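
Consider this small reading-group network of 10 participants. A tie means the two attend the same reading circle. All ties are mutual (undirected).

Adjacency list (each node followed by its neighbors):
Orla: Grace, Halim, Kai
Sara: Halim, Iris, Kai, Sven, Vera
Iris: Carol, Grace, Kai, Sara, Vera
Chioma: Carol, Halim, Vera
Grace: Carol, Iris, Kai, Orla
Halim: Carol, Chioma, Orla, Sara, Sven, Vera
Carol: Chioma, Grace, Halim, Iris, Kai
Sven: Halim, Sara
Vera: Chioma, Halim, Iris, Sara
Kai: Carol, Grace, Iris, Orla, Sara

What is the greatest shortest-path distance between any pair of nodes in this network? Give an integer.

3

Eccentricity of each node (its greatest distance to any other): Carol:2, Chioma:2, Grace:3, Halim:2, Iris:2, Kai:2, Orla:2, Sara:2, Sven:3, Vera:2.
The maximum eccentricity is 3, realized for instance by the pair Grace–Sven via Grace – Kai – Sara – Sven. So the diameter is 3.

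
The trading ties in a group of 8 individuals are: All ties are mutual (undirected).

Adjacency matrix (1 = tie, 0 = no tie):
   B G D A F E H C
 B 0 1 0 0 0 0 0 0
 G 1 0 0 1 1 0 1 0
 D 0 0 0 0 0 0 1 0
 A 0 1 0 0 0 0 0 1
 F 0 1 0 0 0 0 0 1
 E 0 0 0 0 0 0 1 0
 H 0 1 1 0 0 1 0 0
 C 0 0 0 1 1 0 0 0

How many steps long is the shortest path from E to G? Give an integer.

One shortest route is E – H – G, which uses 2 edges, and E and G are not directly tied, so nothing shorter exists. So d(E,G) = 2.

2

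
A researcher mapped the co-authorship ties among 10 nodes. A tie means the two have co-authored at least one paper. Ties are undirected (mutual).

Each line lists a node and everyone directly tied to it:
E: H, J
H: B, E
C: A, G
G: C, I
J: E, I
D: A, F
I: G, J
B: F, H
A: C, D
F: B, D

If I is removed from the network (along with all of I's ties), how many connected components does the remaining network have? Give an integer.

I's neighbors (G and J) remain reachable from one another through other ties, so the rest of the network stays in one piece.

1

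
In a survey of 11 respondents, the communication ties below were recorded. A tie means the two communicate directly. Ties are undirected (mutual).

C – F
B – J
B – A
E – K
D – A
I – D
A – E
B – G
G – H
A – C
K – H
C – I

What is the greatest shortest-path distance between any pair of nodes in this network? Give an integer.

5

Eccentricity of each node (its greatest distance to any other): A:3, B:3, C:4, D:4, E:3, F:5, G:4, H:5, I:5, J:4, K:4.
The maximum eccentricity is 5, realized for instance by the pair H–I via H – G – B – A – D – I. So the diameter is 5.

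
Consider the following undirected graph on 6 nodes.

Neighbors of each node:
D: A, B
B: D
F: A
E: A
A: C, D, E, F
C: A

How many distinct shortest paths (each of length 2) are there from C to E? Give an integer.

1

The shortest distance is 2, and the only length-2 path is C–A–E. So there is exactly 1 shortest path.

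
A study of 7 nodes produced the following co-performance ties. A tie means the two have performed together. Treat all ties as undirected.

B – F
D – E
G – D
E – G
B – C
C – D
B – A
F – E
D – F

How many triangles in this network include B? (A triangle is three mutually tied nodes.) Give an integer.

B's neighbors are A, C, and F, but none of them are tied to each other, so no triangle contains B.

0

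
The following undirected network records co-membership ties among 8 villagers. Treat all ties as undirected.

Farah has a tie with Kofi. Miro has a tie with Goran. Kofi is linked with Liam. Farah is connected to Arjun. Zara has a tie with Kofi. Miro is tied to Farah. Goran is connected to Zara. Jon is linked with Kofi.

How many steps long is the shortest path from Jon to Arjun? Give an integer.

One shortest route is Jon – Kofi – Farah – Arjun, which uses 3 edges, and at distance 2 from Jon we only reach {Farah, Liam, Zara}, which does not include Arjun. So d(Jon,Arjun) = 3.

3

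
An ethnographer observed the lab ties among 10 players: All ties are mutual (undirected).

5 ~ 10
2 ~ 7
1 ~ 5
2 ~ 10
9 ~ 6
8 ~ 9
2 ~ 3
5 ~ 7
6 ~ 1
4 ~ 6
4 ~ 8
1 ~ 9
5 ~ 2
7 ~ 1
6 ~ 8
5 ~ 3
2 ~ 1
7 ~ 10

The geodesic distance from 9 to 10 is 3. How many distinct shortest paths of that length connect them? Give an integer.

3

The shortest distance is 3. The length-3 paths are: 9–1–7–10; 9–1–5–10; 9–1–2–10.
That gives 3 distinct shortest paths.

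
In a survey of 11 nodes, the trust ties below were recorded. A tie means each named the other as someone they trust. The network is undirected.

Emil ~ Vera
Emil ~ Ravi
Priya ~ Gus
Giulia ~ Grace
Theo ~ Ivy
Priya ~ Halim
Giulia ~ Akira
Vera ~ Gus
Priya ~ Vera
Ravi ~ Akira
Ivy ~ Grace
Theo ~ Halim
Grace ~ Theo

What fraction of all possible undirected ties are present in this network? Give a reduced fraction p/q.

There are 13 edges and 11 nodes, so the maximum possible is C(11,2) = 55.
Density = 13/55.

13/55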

──────────────────────────────

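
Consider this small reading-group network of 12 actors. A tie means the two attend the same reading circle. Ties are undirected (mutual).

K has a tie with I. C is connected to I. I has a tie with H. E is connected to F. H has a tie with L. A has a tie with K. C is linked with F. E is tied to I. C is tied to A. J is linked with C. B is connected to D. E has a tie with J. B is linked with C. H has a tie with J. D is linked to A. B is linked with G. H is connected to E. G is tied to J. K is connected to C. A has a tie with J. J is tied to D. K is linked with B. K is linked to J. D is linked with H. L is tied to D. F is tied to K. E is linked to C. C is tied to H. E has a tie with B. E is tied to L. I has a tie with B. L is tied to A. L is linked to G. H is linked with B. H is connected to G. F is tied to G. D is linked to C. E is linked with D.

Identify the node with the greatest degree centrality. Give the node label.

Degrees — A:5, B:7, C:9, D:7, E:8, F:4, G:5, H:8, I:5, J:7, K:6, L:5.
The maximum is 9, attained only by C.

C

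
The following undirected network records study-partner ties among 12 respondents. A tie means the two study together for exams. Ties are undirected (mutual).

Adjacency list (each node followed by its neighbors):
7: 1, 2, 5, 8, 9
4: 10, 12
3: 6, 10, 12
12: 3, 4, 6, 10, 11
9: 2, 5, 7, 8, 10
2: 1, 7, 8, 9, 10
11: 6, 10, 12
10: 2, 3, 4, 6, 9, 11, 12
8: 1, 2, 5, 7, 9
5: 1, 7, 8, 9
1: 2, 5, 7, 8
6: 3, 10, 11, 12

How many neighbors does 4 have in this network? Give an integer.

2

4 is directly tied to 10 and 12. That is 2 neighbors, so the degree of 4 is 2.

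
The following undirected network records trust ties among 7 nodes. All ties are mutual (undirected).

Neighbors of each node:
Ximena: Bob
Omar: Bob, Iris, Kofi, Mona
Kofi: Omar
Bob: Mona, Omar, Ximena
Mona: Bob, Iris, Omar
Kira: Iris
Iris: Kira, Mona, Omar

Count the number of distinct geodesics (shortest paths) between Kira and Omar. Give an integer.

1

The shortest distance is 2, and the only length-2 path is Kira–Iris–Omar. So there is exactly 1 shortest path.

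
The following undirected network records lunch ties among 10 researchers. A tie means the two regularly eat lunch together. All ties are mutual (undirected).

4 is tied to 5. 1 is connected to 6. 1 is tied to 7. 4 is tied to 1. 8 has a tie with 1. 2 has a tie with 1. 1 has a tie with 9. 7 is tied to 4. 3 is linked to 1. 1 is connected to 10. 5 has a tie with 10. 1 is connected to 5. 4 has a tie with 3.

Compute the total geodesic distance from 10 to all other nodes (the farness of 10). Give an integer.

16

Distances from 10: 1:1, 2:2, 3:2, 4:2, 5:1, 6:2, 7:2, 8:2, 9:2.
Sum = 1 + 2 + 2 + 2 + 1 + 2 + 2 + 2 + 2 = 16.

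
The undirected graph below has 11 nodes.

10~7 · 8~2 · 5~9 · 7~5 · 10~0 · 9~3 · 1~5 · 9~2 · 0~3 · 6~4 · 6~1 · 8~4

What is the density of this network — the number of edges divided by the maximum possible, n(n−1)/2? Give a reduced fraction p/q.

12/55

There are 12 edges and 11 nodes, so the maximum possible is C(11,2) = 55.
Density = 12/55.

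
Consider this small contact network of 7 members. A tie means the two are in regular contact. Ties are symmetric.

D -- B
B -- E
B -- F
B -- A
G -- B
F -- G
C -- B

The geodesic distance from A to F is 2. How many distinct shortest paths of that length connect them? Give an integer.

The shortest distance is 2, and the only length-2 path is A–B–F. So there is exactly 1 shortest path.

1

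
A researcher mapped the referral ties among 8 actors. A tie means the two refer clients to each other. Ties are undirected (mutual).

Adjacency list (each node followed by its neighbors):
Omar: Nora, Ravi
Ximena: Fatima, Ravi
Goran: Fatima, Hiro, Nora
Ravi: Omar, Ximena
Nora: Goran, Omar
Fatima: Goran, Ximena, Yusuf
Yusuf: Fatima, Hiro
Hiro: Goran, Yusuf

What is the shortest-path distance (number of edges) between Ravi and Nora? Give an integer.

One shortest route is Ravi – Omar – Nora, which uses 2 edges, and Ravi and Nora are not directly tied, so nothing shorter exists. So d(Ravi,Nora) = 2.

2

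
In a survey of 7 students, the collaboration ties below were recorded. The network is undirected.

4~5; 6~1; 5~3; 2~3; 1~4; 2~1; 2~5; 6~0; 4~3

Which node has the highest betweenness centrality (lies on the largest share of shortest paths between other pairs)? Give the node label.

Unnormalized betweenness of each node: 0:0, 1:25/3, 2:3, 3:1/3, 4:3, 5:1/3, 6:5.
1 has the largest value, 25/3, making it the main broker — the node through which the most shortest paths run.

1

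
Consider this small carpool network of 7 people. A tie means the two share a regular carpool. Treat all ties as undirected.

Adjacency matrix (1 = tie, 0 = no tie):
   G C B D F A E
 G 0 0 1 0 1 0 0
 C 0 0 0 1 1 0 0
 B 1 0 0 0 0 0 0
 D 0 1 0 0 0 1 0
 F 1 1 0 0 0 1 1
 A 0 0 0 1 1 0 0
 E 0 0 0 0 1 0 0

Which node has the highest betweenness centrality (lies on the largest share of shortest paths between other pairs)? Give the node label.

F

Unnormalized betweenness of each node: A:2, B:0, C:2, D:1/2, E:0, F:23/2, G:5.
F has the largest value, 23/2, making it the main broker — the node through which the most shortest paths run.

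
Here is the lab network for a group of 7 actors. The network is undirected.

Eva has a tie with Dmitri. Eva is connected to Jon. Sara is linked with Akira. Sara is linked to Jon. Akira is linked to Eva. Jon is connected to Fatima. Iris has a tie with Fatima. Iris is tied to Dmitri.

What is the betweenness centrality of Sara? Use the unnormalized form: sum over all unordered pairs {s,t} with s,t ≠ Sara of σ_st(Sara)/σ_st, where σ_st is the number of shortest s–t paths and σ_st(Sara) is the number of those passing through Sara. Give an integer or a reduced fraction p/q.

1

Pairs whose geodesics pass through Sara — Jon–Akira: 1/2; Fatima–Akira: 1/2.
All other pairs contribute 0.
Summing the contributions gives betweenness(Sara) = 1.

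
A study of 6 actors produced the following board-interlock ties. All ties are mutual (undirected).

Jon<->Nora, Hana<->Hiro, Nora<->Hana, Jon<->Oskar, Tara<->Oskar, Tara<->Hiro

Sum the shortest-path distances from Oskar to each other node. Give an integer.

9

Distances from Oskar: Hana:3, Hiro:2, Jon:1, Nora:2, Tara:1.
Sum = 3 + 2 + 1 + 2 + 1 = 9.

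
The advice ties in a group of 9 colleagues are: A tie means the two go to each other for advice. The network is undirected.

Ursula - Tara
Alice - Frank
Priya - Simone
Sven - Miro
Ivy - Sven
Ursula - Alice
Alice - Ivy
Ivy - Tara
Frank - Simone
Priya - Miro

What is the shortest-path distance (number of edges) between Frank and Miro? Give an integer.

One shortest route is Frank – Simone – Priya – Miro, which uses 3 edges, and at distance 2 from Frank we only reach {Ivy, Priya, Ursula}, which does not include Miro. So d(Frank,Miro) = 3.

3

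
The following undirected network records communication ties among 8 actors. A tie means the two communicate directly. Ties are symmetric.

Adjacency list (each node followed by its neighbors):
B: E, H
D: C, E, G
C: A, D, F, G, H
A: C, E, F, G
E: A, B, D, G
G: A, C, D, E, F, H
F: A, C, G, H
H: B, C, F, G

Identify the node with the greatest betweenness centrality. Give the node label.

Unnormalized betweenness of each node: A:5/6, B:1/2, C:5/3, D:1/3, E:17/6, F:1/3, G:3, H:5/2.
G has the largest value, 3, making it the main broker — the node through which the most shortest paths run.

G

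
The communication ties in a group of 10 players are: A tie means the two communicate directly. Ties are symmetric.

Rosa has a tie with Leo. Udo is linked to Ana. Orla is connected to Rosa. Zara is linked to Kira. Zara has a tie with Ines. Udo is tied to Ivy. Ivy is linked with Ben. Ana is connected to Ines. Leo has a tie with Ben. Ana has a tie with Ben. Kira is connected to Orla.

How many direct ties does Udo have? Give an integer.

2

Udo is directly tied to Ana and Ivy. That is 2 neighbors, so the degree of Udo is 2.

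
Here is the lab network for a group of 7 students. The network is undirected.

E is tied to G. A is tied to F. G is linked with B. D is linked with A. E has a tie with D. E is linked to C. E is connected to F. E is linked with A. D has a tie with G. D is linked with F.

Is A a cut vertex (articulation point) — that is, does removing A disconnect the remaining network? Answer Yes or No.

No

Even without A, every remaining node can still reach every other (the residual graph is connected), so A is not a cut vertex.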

──────────────────────────────

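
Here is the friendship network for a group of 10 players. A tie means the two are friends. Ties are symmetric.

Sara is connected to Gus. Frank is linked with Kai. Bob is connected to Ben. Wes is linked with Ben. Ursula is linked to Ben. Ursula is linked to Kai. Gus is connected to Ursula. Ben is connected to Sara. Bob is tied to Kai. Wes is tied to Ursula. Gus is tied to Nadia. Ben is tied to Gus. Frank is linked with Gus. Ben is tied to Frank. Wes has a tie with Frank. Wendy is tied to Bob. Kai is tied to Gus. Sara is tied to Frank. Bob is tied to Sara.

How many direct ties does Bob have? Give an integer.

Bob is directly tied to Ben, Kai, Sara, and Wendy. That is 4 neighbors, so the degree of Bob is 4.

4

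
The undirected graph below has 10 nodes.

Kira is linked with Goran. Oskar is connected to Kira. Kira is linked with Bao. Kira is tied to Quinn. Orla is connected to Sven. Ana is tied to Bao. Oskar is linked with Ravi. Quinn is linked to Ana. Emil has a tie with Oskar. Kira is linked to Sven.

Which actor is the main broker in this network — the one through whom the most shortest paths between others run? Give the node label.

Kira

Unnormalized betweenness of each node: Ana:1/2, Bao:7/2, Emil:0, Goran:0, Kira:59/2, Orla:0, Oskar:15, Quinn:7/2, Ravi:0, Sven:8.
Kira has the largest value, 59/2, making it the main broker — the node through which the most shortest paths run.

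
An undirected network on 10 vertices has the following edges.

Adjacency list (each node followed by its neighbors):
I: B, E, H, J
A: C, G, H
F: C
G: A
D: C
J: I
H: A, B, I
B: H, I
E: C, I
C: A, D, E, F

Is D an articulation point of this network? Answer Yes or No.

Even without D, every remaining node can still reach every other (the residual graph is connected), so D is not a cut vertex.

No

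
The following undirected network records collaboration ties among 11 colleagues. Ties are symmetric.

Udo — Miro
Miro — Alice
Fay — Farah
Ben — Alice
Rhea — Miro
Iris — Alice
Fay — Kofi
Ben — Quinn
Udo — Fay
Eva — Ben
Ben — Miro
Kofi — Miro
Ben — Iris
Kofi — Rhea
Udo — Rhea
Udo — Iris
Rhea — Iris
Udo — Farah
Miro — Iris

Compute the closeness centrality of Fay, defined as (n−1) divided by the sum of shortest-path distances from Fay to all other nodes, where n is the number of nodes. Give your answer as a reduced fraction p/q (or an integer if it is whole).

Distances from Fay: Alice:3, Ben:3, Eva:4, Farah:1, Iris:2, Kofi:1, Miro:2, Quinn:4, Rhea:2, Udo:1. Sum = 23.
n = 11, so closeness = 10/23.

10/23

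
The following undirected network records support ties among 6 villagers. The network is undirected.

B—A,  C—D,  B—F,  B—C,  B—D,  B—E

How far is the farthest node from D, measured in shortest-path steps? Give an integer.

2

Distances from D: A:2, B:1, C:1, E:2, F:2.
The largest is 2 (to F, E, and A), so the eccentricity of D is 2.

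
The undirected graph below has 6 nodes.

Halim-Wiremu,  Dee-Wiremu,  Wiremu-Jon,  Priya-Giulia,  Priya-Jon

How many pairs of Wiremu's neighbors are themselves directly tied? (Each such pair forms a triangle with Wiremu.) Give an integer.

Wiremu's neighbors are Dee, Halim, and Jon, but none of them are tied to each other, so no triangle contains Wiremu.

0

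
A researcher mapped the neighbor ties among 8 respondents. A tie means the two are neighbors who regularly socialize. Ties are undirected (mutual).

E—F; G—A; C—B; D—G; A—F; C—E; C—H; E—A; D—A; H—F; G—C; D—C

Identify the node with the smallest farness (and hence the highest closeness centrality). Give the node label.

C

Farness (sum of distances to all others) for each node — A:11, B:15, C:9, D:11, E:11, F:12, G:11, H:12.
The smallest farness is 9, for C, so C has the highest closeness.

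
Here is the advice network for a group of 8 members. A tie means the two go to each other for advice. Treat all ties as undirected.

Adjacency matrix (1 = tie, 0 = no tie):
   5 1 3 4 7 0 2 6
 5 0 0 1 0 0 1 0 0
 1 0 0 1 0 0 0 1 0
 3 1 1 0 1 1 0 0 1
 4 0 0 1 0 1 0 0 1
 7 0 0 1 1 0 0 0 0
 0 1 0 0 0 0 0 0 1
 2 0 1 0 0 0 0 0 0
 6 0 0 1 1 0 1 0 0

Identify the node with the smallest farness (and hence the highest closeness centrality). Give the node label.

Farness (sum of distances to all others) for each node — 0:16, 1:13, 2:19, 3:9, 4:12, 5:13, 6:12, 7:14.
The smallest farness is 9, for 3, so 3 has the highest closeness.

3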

──────────────────────────────

- WORK TASK
Among the lines above, repeat exactly those from the line with "Consider this small carpool" to the line with "Jon<->Oskar, Tara<->Oskar, Tara<->Hiro", counting both ends.

- ANSWER TO THIS TASK
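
Consider this small carpool network of 7 people. A tie means the two share a regular carpool. Treat all ties as undirected.

Adjacency matrix (1 = tie, 0 = no tie):
   G C B D F A E
 G 0 0 1 0 1 0 0
 C 0 0 0 1 1 0 0
 B 1 0 0 0 0 0 0
 D 0 1 0 0 0 1 0
 F 1 1 0 0 0 1 1
 A 0 0 0 1 1 0 0
 E 0 0 0 0 1 0 0

Which node has the highest betweenness centrality (lies on the largest share of shortest paths between other pairs)? Give the node label.

F

Unnormalized betweenness of each node: A:2, B:0, C:2, D:1/2, E:0, F:23/2, G:5.
F has the largest value, 23/2, making it the main broker — the node through which the most shortest paths run.

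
Here is the lab network for a group of 7 actors. The network is undirected.

Eva has a tie with Dmitri. Eva is connected to Jon. Sara is linked with Akira. Sara is linked to Jon. Akira is linked to Eva. Jon is connected to Fatima. Iris has a tie with Fatima. Iris is tied to Dmitri.

What is the betweenness centrality of Sara? Use the unnormalized form: sum over all unordered pairs {s,t} with s,t ≠ Sara of σ_st(Sara)/σ_st, where σ_st is the number of shortest s–t paths and σ_st(Sara) is the number of those passing through Sara. Give an integer or a reduced fraction p/q.

1

Pairs whose geodesics pass through Sara — Jon–Akira: 1/2; Fatima–Akira: 1/2.
All other pairs contribute 0.
Summing the contributions gives betweenness(Sara) = 1.

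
A study of 6 actors produced the following board-interlock ties. All ties are mutual (undirected).

Jon<->Nora, Hana<->Hiro, Nora<->Hana, Jon<->Oskar, Tara<->Oskar, Tara<->Hiro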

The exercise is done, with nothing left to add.